##### Task material #####
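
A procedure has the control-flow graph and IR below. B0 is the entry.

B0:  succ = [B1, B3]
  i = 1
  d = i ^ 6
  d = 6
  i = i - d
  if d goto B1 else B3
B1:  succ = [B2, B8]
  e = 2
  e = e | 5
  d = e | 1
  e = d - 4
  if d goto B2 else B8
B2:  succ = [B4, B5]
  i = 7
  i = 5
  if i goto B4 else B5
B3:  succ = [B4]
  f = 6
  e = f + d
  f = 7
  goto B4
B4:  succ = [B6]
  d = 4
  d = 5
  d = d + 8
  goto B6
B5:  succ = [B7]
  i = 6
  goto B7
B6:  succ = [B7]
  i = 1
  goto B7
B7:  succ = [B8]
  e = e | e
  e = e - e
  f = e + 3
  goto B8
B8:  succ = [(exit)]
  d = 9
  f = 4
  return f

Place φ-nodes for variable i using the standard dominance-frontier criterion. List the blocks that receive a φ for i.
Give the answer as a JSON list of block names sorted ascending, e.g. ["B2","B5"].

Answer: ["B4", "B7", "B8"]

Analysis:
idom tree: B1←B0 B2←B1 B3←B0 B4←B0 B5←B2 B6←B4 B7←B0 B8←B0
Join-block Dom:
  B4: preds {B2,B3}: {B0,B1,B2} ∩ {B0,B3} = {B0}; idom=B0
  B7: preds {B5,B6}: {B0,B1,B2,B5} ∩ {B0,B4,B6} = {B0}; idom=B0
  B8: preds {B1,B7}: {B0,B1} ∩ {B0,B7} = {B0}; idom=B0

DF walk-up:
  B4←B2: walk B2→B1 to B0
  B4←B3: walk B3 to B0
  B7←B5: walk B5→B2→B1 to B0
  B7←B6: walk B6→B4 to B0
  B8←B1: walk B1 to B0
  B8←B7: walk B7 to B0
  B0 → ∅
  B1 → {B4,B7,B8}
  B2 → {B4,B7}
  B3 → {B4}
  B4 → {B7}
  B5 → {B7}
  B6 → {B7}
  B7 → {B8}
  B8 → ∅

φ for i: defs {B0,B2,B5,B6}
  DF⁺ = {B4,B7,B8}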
#####
##### Task material #####
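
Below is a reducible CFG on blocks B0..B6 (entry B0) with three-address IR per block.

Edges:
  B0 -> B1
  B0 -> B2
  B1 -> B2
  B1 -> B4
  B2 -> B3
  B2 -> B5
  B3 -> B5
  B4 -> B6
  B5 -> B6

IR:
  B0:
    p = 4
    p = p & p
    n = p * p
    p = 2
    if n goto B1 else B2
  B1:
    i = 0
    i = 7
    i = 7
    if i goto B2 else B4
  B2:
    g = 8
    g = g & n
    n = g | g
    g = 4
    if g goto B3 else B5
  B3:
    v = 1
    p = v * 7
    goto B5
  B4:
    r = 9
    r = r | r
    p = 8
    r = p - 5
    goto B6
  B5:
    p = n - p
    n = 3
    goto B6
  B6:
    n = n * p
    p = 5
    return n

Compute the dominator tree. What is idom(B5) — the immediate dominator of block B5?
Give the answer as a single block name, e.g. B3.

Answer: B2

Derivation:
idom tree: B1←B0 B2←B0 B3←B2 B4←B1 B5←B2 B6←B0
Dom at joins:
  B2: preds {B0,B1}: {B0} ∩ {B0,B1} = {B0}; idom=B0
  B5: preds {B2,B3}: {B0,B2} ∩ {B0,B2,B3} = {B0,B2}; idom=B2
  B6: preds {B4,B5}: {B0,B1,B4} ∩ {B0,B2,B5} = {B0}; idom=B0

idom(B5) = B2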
#####
_Exercise directions_.
What lines of the material contain "blocks"? Show them.

_Exercise answer_.
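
Place φ-nodes for variable i using the standard dominance-frontier criterion. List the blocks that receive a φ for i.
Below is a reducible CFG on blocks B0..B6 (entry B0) with three-address IR per block.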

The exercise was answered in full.